Exercise instructions:
In the entries below, find the line with "Consider the array" and the line with "How many multiplications"; give again those lines and every line between them, exactly.

Provided records:
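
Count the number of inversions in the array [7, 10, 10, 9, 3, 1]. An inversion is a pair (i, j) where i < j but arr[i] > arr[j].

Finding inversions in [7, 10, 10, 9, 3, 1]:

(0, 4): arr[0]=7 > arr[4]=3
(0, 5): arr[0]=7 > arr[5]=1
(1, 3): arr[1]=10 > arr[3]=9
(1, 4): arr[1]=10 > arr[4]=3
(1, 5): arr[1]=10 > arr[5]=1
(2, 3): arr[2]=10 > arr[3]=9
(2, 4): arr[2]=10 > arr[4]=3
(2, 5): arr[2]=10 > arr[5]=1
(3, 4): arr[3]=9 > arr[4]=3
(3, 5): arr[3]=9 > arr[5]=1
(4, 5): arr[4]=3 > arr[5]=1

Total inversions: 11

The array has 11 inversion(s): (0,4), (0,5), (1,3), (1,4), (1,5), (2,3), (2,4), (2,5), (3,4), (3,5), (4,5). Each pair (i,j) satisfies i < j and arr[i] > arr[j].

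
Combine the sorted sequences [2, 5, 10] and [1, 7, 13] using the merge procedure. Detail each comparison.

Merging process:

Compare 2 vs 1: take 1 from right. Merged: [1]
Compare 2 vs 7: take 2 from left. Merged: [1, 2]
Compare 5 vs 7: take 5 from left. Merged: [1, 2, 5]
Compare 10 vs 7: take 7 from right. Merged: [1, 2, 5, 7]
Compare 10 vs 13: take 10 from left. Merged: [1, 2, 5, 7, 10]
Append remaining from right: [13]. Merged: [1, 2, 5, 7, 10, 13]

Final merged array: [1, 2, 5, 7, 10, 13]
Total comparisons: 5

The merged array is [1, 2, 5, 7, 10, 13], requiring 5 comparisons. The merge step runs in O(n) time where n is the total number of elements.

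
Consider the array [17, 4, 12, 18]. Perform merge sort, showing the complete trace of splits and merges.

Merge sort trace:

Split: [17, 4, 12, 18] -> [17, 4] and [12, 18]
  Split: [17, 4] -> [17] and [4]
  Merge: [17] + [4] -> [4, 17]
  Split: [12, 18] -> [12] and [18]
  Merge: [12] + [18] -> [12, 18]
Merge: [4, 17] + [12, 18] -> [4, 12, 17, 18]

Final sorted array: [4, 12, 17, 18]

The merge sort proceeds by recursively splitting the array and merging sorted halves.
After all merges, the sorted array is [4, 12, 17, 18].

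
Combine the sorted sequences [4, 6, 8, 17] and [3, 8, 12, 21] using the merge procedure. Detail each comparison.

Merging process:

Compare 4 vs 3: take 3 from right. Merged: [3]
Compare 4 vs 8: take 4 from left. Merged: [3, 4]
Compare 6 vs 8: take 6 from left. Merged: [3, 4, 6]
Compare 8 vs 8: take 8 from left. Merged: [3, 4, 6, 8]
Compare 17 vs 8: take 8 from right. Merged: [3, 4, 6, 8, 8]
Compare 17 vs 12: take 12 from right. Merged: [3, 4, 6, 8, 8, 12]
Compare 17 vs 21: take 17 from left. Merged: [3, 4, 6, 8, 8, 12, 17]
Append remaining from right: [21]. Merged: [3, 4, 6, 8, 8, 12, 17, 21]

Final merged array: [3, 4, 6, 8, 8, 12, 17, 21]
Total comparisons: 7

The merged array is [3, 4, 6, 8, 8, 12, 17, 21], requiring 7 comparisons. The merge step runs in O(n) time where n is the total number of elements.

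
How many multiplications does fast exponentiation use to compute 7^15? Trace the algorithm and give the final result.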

...

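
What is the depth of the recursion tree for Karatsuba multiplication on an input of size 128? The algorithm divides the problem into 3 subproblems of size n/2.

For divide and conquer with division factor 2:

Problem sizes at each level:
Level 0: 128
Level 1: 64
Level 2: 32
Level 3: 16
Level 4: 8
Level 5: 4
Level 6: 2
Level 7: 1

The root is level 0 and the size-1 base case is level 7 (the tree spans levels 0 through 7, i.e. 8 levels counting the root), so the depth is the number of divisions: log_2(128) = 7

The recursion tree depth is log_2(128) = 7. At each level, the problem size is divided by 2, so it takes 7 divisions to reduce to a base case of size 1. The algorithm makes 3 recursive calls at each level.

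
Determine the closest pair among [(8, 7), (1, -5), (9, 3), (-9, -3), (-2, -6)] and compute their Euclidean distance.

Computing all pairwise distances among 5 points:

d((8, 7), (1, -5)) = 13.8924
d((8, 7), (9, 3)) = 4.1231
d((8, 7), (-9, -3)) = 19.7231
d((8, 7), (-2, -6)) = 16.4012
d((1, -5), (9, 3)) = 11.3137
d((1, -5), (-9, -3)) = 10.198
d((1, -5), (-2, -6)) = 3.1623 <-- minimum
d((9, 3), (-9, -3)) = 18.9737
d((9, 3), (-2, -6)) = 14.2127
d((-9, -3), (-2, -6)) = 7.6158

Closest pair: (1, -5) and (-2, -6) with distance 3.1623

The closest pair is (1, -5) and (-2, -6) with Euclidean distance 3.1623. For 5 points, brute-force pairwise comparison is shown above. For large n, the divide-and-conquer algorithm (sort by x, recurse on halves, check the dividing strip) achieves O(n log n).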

Task response:
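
Consider the array [17, 4, 12, 18]. Perform merge sort, showing the complete trace of splits and merges.

Merge sort trace:

Split: [17, 4, 12, 18] -> [17, 4] and [12, 18]
  Split: [17, 4] -> [17] and [4]
  Merge: [17] + [4] -> [4, 17]
  Split: [12, 18] -> [12] and [18]
  Merge: [12] + [18] -> [12, 18]
Merge: [4, 17] + [12, 18] -> [4, 12, 17, 18]

Final sorted array: [4, 12, 17, 18]

The merge sort proceeds by recursively splitting the array and merging sorted halves.
After all merges, the sorted array is [4, 12, 17, 18].

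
Combine the sorted sequences [4, 6, 8, 17] and [3, 8, 12, 21] using the merge procedure. Detail each comparison.

Merging process:

Compare 4 vs 3: take 3 from right. Merged: [3]
Compare 4 vs 8: take 4 from left. Merged: [3, 4]
Compare 6 vs 8: take 6 from left. Merged: [3, 4, 6]
Compare 8 vs 8: take 8 from left. Merged: [3, 4, 6, 8]
Compare 17 vs 8: take 8 from right. Merged: [3, 4, 6, 8, 8]
Compare 17 vs 12: take 12 from right. Merged: [3, 4, 6, 8, 8, 12]
Compare 17 vs 21: take 17 from left. Merged: [3, 4, 6, 8, 8, 12, 17]
Append remaining from right: [21]. Merged: [3, 4, 6, 8, 8, 12, 17, 21]

Final merged array: [3, 4, 6, 8, 8, 12, 17, 21]
Total comparisons: 7

The merged array is [3, 4, 6, 8, 8, 12, 17, 21], requiring 7 comparisons. The merge step runs in O(n) time where n is the total number of elements.

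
How many multiplications does fast exponentiation use to compute 7^15? Trace the algorithm and give the final result.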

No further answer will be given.